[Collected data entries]
◆ ◆ ◆ ◆ ◆ ◆ ◆
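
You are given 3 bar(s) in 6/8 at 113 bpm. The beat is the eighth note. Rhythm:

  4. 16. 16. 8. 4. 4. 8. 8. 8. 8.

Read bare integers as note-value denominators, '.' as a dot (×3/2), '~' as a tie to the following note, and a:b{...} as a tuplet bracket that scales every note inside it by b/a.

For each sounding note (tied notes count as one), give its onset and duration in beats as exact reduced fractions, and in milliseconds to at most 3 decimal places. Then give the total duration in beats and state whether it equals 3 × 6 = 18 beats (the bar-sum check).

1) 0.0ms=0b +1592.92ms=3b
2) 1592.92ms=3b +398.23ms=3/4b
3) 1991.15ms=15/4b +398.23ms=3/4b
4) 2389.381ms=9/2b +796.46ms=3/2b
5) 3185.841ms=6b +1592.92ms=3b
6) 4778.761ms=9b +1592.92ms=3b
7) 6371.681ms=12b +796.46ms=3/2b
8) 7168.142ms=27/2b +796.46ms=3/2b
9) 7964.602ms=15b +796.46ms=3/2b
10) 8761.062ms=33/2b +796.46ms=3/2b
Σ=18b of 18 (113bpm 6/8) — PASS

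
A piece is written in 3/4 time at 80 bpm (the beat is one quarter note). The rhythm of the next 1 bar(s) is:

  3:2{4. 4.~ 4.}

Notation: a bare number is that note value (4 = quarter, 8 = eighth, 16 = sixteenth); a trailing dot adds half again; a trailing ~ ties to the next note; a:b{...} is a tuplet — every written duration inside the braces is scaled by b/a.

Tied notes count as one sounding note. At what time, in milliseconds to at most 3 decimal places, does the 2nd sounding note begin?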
◆ ◆ ◆ ◆ ◆ ◆ ◆
▸ What needs to be done: Return only the exact lines from the opening of the records through the line that contains "Read bare integers", both included.

▸ Answer section:
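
You are given 3 bar(s) in 6/8 at 113 bpm. The beat is the eighth note. Rhythm:

  4. 16. 16. 8. 4. 4. 8. 8. 8. 8.

Read bare integers as note-value denominators, '.' as a dot (×3/2), '~' as a tie to the following note, and a:b{...} as a tuplet bracket that scales every note inside it by b/a.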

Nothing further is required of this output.